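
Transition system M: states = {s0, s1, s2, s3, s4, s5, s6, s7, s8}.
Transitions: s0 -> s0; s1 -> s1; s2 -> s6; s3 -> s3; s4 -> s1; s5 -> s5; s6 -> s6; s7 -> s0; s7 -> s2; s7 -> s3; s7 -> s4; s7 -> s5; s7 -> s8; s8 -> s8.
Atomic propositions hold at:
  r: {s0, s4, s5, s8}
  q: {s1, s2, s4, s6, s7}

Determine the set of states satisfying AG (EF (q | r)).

Sat(q | r) = {s0, s1, s2, s4, s5, s6, s7, s8}
EF (q | r): least fixpoint, start Z0 = {s0, s1, s2, s4, s5, s6, s7, s8}, add states with some successor in Z. Already a fixed point.
Sat(EF (q | r)) = {s0, s1, s2, s4, s5, s6, s7, s8}
AG (EF (q | r)): greatest fixpoint, start Z0 = {s0, s1, s2, s4, s5, s6, s7, s8}, keep only states in Sat with every successor in Z. Z1 = {s0, s1, s2, s4, s5, s6, s8}; fixed.
Sat(AG (EF (q | r))) = {s0, s1, s2, s4, s5, s6, s8}

{s0, s1, s2, s4, s5, s6, s8}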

..........

The material must be transcribed exactly, down to the last line.

= RESPONSE TO THIS EXERCISE =
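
Transition system M: states = {s0, s1, s2, s3, s4, s5, s6, s7, s8}.
Transitions: s0 -> s0; s1 -> s1; s2 -> s6; s3 -> s3; s4 -> s1; s5 -> s5; s6 -> s6; s7 -> s0; s7 -> s2; s7 -> s3; s7 -> s4; s7 -> s5; s7 -> s8; s8 -> s8.
Atomic propositions hold at:
  r: {s0, s4, s5, s8}
  q: {s1, s2, s4, s6, s7}

Determine the set of states satisfying AG (EF (q | r)).

Sat(q | r) = {s0, s1, s2, s4, s5, s6, s7, s8}
EF (q | r): least fixpoint, start Z0 = {s0, s1, s2, s4, s5, s6, s7, s8}, add states with some successor in Z. Already a fixed point.
Sat(EF (q | r)) = {s0, s1, s2, s4, s5, s6, s7, s8}
AG (EF (q | r)): greatest fixpoint, start Z0 = {s0, s1, s2, s4, s5, s6, s7, s8}, keep only states in Sat with every successor in Z. Z1 = {s0, s1, s2, s4, s5, s6, s8}; fixed.
Sat(AG (EF (q | r))) = {s0, s1, s2, s4, s5, s6, s8}

{s0, s1, s2, s4, s5, s6, s8}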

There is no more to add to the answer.